> _Task to complete_: For every line in the records that has the word "order", make a copy.

[Saved entries]
************

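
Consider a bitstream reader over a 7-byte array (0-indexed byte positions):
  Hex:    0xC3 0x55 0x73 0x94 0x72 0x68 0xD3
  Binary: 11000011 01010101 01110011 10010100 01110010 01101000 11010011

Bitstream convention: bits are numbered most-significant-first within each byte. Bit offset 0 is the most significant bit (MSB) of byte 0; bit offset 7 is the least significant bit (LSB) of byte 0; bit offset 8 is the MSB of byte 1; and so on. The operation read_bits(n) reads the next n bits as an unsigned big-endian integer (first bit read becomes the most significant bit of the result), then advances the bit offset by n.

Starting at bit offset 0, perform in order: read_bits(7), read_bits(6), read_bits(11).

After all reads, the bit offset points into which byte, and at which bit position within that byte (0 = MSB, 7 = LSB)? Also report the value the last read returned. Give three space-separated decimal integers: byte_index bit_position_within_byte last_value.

Answer: 3 0 1395

Derivation:
Read 1: bits[0:7] width=7 -> value=97 (bin 1100001); offset now 7 = byte 0 bit 7; 49 bits remain
Read 2: bits[7:13] width=6 -> value=42 (bin 101010); offset now 13 = byte 1 bit 5; 43 bits remain
Read 3: bits[13:24] width=11 -> value=1395 (bin 10101110011); offset now 24 = byte 3 bit 0; 32 bits remain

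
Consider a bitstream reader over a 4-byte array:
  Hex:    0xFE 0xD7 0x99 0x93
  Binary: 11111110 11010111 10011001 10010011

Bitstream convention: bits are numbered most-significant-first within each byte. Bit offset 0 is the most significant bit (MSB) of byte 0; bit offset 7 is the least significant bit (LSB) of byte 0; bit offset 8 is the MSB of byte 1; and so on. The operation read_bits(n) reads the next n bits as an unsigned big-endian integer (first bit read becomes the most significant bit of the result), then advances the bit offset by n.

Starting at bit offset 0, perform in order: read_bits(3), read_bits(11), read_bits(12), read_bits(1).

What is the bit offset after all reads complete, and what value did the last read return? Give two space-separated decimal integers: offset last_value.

Answer: 27 0

Derivation:
Read 1: bits[0:3] width=3 -> value=7 (bin 111); offset now 3 = byte 0 bit 3; 29 bits remain
Read 2: bits[3:14] width=11 -> value=1973 (bin 11110110101); offset now 14 = byte 1 bit 6; 18 bits remain
Read 3: bits[14:26] width=12 -> value=3686 (bin 111001100110); offset now 26 = byte 3 bit 2; 6 bits remain
Read 4: bits[26:27] width=1 -> value=0 (bin 0); offset now 27 = byte 3 bit 3; 5 bits remain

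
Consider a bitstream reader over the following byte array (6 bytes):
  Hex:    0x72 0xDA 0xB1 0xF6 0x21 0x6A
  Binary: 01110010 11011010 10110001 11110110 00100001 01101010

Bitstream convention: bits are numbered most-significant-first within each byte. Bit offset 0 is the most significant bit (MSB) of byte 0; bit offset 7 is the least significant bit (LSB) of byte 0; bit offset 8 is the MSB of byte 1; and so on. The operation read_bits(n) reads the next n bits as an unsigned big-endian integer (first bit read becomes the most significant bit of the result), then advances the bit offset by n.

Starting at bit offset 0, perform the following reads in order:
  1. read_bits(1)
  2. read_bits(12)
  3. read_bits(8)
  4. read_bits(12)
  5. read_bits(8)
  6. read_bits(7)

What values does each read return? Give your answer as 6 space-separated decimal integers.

Answer: 0 3675 86 1004 66 106

Derivation:
Read 1: bits[0:1] width=1 -> value=0 (bin 0); offset now 1 = byte 0 bit 1; 47 bits remain
Read 2: bits[1:13] width=12 -> value=3675 (bin 111001011011); offset now 13 = byte 1 bit 5; 35 bits remain
Read 3: bits[13:21] width=8 -> value=86 (bin 01010110); offset now 21 = byte 2 bit 5; 27 bits remain
Read 4: bits[21:33] width=12 -> value=1004 (bin 001111101100); offset now 33 = byte 4 bit 1; 15 bits remain
Read 5: bits[33:41] width=8 -> value=66 (bin 01000010); offset now 41 = byte 5 bit 1; 7 bits remain
Read 6: bits[41:48] width=7 -> value=106 (bin 1101010); offset now 48 = byte 6 bit 0; 0 bits remain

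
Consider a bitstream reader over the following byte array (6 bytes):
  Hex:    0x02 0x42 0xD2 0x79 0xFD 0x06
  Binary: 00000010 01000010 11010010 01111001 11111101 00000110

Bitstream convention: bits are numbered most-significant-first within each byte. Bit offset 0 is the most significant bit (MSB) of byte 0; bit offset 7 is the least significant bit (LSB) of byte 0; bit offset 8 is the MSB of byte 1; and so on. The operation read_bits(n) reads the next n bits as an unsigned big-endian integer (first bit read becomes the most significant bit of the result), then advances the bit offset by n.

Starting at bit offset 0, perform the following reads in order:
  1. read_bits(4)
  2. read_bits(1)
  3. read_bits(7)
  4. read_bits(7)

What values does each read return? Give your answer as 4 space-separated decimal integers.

Read 1: bits[0:4] width=4 -> value=0 (bin 0000); offset now 4 = byte 0 bit 4; 44 bits remain
Read 2: bits[4:5] width=1 -> value=0 (bin 0); offset now 5 = byte 0 bit 5; 43 bits remain
Read 3: bits[5:12] width=7 -> value=36 (bin 0100100); offset now 12 = byte 1 bit 4; 36 bits remain
Read 4: bits[12:19] width=7 -> value=22 (bin 0010110); offset now 19 = byte 2 bit 3; 29 bits remain

Answer: 0 0 36 22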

************

> _Answer for this exercise_:
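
Starting at bit offset 0, perform in order: read_bits(7), read_bits(6), read_bits(11).
Starting at bit offset 0, perform in order: read_bits(3), read_bits(11), read_bits(12), read_bits(1).
Starting at bit offset 0, perform the following reads in order:
Starting at bit offset 0, perform the following reads in order: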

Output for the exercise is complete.